## Data supplied
■ ■ ■ ■
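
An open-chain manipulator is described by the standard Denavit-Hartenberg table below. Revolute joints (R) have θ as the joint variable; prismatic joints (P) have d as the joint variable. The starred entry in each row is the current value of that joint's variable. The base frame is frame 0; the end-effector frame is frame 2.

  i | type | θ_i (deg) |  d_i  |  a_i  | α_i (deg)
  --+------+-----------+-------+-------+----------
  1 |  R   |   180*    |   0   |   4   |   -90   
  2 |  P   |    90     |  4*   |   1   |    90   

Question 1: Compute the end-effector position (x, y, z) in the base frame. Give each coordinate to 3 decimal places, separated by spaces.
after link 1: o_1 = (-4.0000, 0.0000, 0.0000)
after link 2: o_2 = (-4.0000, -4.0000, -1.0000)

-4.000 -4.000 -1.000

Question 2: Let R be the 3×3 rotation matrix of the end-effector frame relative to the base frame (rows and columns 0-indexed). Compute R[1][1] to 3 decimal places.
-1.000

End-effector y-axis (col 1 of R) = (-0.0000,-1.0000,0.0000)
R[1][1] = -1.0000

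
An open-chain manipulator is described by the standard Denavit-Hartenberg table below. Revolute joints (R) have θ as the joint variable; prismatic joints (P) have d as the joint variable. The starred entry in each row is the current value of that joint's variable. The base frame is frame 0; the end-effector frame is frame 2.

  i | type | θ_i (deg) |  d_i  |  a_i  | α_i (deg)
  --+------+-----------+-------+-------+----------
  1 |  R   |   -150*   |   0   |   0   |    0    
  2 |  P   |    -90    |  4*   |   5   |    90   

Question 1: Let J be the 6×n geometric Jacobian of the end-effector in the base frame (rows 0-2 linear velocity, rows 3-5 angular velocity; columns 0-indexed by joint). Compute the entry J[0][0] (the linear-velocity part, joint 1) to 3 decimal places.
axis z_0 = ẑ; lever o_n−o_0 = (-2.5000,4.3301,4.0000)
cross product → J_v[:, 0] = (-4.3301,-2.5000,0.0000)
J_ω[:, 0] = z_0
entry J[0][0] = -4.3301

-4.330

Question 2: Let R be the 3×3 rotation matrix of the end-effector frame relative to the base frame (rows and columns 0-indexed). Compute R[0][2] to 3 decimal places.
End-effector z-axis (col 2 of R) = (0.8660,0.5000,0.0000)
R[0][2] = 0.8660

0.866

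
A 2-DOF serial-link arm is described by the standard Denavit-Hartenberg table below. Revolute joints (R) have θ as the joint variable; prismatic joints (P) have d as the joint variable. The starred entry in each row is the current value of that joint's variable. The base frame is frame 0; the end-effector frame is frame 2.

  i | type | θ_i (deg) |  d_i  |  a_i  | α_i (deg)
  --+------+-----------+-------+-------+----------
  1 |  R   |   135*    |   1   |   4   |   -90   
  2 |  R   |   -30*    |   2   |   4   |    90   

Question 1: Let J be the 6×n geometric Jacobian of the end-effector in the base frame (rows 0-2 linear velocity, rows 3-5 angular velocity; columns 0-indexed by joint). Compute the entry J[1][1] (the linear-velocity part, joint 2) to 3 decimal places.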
■ ■ ■ ■
## Task prompt
From the line with "A 2-DOF serial-link" to the final line of the entries above, return every line exactly as written.

## Answer to this exercise
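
A 2-DOF serial-link arm is described by the standard Denavit-Hartenberg table below. Revolute joints (R) have θ as the joint variable; prismatic joints (P) have d as the joint variable. The starred entry in each row is the current value of that joint's variable. The base frame is frame 0; the end-effector frame is frame 2.

  i | type | θ_i (deg) |  d_i  |  a_i  | α_i (deg)
  --+------+-----------+-------+-------+----------
  1 |  R   |   135*    |   1   |   4   |   -90   
  2 |  R   |   -30*    |   2   |   4   |    90   

Question 1: Let J be the 6×n geometric Jacobian of the end-effector in the base frame (rows 0-2 linear velocity, rows 3-5 angular velocity; columns 0-indexed by joint). Compute the entry J[1][1] (the linear-velocity part, joint 2) to 3 decimal places.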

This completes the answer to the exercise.